Take every line containing "Solve" from the material and copy it.

BEGIN TASK INPUTS

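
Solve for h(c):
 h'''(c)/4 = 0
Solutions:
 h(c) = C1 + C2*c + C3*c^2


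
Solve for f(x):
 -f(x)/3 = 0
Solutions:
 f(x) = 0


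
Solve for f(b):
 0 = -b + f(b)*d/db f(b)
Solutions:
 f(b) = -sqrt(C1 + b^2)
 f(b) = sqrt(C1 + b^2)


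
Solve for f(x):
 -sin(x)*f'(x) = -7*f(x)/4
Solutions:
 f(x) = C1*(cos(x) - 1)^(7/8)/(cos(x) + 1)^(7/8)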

END TASK INPUTS
BEGIN TASK INPUTS

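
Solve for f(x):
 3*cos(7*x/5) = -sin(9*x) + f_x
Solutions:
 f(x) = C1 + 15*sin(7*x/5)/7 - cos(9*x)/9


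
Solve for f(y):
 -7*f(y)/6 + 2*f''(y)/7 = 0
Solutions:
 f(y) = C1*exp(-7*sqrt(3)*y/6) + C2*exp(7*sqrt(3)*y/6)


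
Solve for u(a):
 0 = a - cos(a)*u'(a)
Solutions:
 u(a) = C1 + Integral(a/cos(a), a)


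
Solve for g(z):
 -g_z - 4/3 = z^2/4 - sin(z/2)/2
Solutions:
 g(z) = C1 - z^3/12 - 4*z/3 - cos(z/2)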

END TASK INPUTS
BEGIN TASK INPUTS

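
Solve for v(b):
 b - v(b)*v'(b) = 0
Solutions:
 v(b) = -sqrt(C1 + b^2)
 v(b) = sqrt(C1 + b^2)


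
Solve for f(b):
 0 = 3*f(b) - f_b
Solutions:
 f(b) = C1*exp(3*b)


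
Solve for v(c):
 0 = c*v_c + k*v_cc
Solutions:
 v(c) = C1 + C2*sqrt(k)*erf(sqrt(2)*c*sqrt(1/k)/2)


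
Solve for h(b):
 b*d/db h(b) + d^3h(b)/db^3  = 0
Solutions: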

END TASK INPUTS

**ANSWER BELOW**
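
Solve for h(c):
Solve for f(x):
Solve for f(b):
Solve for f(x):
Solve for f(x):
Solve for f(y):
Solve for u(a):
Solve for g(z):
Solve for v(b):
Solve for f(b):
Solve for v(c):
Solve for h(b):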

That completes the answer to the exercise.